(Stored data entries)
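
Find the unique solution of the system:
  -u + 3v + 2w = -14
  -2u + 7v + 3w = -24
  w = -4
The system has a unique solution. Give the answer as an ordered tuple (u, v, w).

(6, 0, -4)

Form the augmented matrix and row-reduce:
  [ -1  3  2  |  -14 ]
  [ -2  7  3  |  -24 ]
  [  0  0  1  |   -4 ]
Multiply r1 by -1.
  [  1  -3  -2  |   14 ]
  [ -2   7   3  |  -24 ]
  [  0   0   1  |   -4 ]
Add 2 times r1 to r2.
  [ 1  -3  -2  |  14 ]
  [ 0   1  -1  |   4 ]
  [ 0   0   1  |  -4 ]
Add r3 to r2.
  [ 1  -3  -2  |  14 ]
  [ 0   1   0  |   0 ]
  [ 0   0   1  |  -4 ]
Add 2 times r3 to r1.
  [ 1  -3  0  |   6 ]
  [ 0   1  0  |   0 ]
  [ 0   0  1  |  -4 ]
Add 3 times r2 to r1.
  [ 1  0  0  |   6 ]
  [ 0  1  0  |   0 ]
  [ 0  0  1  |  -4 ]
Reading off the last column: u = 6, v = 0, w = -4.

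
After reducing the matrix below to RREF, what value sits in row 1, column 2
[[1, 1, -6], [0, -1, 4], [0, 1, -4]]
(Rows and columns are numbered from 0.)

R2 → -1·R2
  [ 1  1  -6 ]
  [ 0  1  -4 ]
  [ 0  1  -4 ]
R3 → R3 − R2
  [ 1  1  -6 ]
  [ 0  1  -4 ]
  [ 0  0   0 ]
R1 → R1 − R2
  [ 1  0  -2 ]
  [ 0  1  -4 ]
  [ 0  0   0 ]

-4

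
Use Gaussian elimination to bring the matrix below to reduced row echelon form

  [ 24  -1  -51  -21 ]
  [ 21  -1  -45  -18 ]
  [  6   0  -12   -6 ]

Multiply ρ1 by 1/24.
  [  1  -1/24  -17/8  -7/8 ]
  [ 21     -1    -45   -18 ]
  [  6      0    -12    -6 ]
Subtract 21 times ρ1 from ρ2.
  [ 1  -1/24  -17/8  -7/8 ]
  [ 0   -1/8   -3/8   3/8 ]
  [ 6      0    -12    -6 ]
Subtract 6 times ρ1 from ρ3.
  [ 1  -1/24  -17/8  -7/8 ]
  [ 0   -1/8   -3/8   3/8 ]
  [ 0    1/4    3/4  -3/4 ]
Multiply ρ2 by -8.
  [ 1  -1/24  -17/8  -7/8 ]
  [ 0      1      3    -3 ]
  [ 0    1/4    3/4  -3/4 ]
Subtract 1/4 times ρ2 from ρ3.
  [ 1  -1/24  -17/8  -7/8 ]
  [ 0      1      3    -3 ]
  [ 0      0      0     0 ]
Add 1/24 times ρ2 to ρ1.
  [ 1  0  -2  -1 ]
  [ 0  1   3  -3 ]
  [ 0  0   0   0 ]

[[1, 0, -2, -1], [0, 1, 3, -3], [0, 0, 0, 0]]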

Task description:
Repeat the data exactly as it was given above.

Reply to the task:
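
Find the unique solution of the system:
  -u + 3v + 2w = -14
  -2u + 7v + 3w = -24
  w = -4
The system has a unique solution. Give the answer as an ordered tuple (u, v, w).

(6, 0, -4)

Form the augmented matrix and row-reduce:
  [ -1  3  2  |  -14 ]
  [ -2  7  3  |  -24 ]
  [  0  0  1  |   -4 ]
Multiply r1 by -1.
  [  1  -3  -2  |   14 ]
  [ -2   7   3  |  -24 ]
  [  0   0   1  |   -4 ]
Add 2 times r1 to r2.
  [ 1  -3  -2  |  14 ]
  [ 0   1  -1  |   4 ]
  [ 0   0   1  |  -4 ]
Add r3 to r2.
  [ 1  -3  -2  |  14 ]
  [ 0   1   0  |   0 ]
  [ 0   0   1  |  -4 ]
Add 2 times r3 to r1.
  [ 1  -3  0  |   6 ]
  [ 0   1  0  |   0 ]
  [ 0   0  1  |  -4 ]
Add 3 times r2 to r1.
  [ 1  0  0  |   6 ]
  [ 0  1  0  |   0 ]
  [ 0  0  1  |  -4 ]
Reading off the last column: u = 6, v = 0, w = -4.

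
After reducing the matrix below to RREF, what value sits in row 1, column 2
[[1, 1, -6], [0, -1, 4], [0, 1, -4]]
(Rows and columns are numbered from 0.)

R2 → -1·R2
  [ 1  1  -6 ]
  [ 0  1  -4 ]
  [ 0  1  -4 ]
R3 → R3 − R2
  [ 1  1  -6 ]
  [ 0  1  -4 ]
  [ 0  0   0 ]
R1 → R1 − R2
  [ 1  0  -2 ]
  [ 0  1  -4 ]
  [ 0  0   0 ]

-4

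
Use Gaussian elimination to bring the matrix below to reduced row echelon form

  [ 24  -1  -51  -21 ]
  [ 21  -1  -45  -18 ]
  [  6   0  -12   -6 ]

Multiply ρ1 by 1/24.
  [  1  -1/24  -17/8  -7/8 ]
  [ 21     -1    -45   -18 ]
  [  6      0    -12    -6 ]
Subtract 21 times ρ1 from ρ2.
  [ 1  -1/24  -17/8  -7/8 ]
  [ 0   -1/8   -3/8   3/8 ]
  [ 6      0    -12    -6 ]
Subtract 6 times ρ1 from ρ3.
  [ 1  -1/24  -17/8  -7/8 ]
  [ 0   -1/8   -3/8   3/8 ]
  [ 0    1/4    3/4  -3/4 ]
Multiply ρ2 by -8.
  [ 1  -1/24  -17/8  -7/8 ]
  [ 0      1      3    -3 ]
  [ 0    1/4    3/4  -3/4 ]
Subtract 1/4 times ρ2 from ρ3.
  [ 1  -1/24  -17/8  -7/8 ]
  [ 0      1      3    -3 ]
  [ 0      0      0     0 ]
Add 1/24 times ρ2 to ρ1.
  [ 1  0  -2  -1 ]
  [ 0  1   3  -3 ]
  [ 0  0   0   0 ]

[[1, 0, -2, -1], [0, 1, 3, -3], [0, 0, 0, 0]]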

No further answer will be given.